◆ **Information shown**:
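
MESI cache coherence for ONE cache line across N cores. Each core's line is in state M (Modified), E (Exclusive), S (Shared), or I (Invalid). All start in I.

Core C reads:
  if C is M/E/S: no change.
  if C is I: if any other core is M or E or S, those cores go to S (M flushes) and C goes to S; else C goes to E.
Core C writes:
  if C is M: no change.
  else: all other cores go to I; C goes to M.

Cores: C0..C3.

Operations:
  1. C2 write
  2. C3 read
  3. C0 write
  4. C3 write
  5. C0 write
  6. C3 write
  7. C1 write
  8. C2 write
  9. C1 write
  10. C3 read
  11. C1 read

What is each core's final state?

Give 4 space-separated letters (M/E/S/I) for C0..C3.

Answer: I S I S

Derivation:
Op 1: C2 write [C2 write: invalidate none -> C2=M] -> [I,I,M,I]
Op 2: C3 read [C3 read from I: others=['C2=M'] -> C3=S, others downsized to S] -> [I,I,S,S]
Op 3: C0 write [C0 write: invalidate ['C2=S', 'C3=S'] -> C0=M] -> [M,I,I,I]
Op 4: C3 write [C3 write: invalidate ['C0=M'] -> C3=M] -> [I,I,I,M]
Op 5: C0 write [C0 write: invalidate ['C3=M'] -> C0=M] -> [M,I,I,I]
Op 6: C3 write [C3 write: invalidate ['C0=M'] -> C3=M] -> [I,I,I,M]
Op 7: C1 write [C1 write: invalidate ['C3=M'] -> C1=M] -> [I,M,I,I]
Op 8: C2 write [C2 write: invalidate ['C1=M'] -> C2=M] -> [I,I,M,I]
Op 9: C1 write [C1 write: invalidate ['C2=M'] -> C1=M] -> [I,M,I,I]
Op 10: C3 read [C3 read from I: others=['C1=M'] -> C3=S, others downsized to S] -> [I,S,I,S]
Op 11: C1 read [C1 read: already in S, no change] -> [I,S,I,S]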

◆ **The task**:
Please set down exactly the lines running from the one with "Cores: C0..C3." to the last line of the entries above, both of them included, and no others.

◆ **Output**:
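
Cores: C0..C3.

Operations:
  1. C2 write
  2. C3 read
  3. C0 write
  4. C3 write
  5. C0 write
  6. C3 write
  7. C1 write
  8. C2 write
  9. C1 write
  10. C3 read
  11. C1 read

What is each core's final state?

Give 4 space-separated letters (M/E/S/I) for C0..C3.

Answer: I S I S

Derivation:
Op 1: C2 write [C2 write: invalidate none -> C2=M] -> [I,I,M,I]
Op 2: C3 read [C3 read from I: others=['C2=M'] -> C3=S, others downsized to S] -> [I,I,S,S]
Op 3: C0 write [C0 write: invalidate ['C2=S', 'C3=S'] -> C0=M] -> [M,I,I,I]
Op 4: C3 write [C3 write: invalidate ['C0=M'] -> C3=M] -> [I,I,I,M]
Op 5: C0 write [C0 write: invalidate ['C3=M'] -> C0=M] -> [M,I,I,I]
Op 6: C3 write [C3 write: invalidate ['C0=M'] -> C3=M] -> [I,I,I,M]
Op 7: C1 write [C1 write: invalidate ['C3=M'] -> C1=M] -> [I,M,I,I]
Op 8: C2 write [C2 write: invalidate ['C1=M'] -> C2=M] -> [I,I,M,I]
Op 9: C1 write [C1 write: invalidate ['C2=M'] -> C1=M] -> [I,M,I,I]
Op 10: C3 read [C3 read from I: others=['C1=M'] -> C3=S, others downsized to S] -> [I,S,I,S]
Op 11: C1 read [C1 read: already in S, no change] -> [I,S,I,S]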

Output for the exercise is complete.